Set each entry down exactly as written.

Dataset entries
· · ·

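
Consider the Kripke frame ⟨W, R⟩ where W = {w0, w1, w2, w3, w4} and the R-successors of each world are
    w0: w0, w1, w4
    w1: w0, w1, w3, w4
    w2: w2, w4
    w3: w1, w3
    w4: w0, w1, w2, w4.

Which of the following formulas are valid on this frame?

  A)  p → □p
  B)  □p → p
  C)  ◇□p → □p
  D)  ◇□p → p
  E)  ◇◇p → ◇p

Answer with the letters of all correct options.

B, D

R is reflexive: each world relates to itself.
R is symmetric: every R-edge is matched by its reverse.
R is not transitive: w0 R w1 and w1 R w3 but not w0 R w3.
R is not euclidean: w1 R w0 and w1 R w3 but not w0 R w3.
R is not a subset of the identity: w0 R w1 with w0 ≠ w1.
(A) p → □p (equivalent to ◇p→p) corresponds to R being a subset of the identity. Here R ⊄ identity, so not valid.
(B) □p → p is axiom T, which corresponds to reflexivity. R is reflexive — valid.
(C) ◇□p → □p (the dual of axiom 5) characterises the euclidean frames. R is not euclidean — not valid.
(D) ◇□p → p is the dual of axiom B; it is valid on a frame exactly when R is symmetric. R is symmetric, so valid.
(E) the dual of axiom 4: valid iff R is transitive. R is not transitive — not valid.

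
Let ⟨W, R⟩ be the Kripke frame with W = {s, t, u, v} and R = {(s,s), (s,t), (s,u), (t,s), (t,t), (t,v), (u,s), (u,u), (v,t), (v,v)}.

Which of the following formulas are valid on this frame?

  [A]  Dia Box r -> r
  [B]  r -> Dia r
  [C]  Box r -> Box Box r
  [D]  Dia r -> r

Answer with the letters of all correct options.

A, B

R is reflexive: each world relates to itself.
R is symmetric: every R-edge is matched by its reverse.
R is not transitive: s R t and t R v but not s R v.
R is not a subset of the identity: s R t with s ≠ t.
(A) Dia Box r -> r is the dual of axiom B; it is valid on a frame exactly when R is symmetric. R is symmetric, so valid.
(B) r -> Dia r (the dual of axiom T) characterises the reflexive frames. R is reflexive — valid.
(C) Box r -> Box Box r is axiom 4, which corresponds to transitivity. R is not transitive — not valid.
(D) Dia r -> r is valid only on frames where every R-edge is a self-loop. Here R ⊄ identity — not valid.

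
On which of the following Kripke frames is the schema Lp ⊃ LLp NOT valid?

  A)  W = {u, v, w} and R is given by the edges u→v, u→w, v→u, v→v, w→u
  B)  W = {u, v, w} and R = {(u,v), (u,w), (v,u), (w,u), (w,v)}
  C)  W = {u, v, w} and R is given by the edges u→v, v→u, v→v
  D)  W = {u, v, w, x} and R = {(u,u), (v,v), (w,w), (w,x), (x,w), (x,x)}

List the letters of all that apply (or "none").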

· · ·

* **Result of this exercise**:
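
Consider the Kripke frame ⟨W, R⟩ where W = {w0, w1, w2, w3, w4} and the R-successors of each world are
    w0: w0, w1, w4
    w1: w0, w1, w3, w4
    w2: w2, w4
    w3: w1, w3
    w4: w0, w1, w2, w4.

Which of the following formulas are valid on this frame?

  A)  p → □p
  B)  □p → p
  C)  ◇□p → □p
  D)  ◇□p → p
  E)  ◇◇p → ◇p

Answer with the letters of all correct options.

B, D

R is reflexive: each world relates to itself.
R is symmetric: every R-edge is matched by its reverse.
R is not transitive: w0 R w1 and w1 R w3 but not w0 R w3.
R is not euclidean: w1 R w0 and w1 R w3 but not w0 R w3.
R is not a subset of the identity: w0 R w1 with w0 ≠ w1.
(A) p → □p (equivalent to ◇p→p) corresponds to R being a subset of the identity. Here R ⊄ identity, so not valid.
(B) □p → p is axiom T, which corresponds to reflexivity. R is reflexive — valid.
(C) ◇□p → □p (the dual of axiom 5) characterises the euclidean frames. R is not euclidean — not valid.
(D) ◇□p → p is the dual of axiom B; it is valid on a frame exactly when R is symmetric. R is symmetric, so valid.
(E) the dual of axiom 4: valid iff R is transitive. R is not transitive — not valid.

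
Let ⟨W, R⟩ be the Kripke frame with W = {s, t, u, v} and R = {(s,s), (s,t), (s,u), (t,s), (t,t), (t,v), (u,s), (u,u), (v,t), (v,v)}.

Which of the following formulas are valid on this frame?

  [A]  Dia Box r -> r
  [B]  r -> Dia r
  [C]  Box r -> Box Box r
  [D]  Dia r -> r

Answer with the letters of all correct options.

A, B

R is reflexive: each world relates to itself.
R is symmetric: every R-edge is matched by its reverse.
R is not transitive: s R t and t R v but not s R v.
R is not a subset of the identity: s R t with s ≠ t.
(A) Dia Box r -> r is the dual of axiom B; it is valid on a frame exactly when R is symmetric. R is symmetric, so valid.
(B) r -> Dia r (the dual of axiom T) characterises the reflexive frames. R is reflexive — valid.
(C) Box r -> Box Box r is axiom 4, which corresponds to transitivity. R is not transitive — not valid.
(D) Dia r -> r is valid only on frames where every R-edge is a self-loop. Here R ⊄ identity — not valid.

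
On which of the following Kripke frames is the schema Lp ⊃ LLp NOT valid?

  A)  W = {u, v, w} and R is given by the edges u→v, u→w, v→u, v→v, w→u
  B)  W = {u, v, w} and R = {(u,v), (u,w), (v,u), (w,u), (w,v)}
  C)  W = {u, v, w} and R is given by the edges u→v, v→u, v→v
  D)  W = {u, v, w, x} and R = {(u,u), (v,v), (w,w), (w,x), (x,w), (x,x)}

List the letters of all that apply (or "none").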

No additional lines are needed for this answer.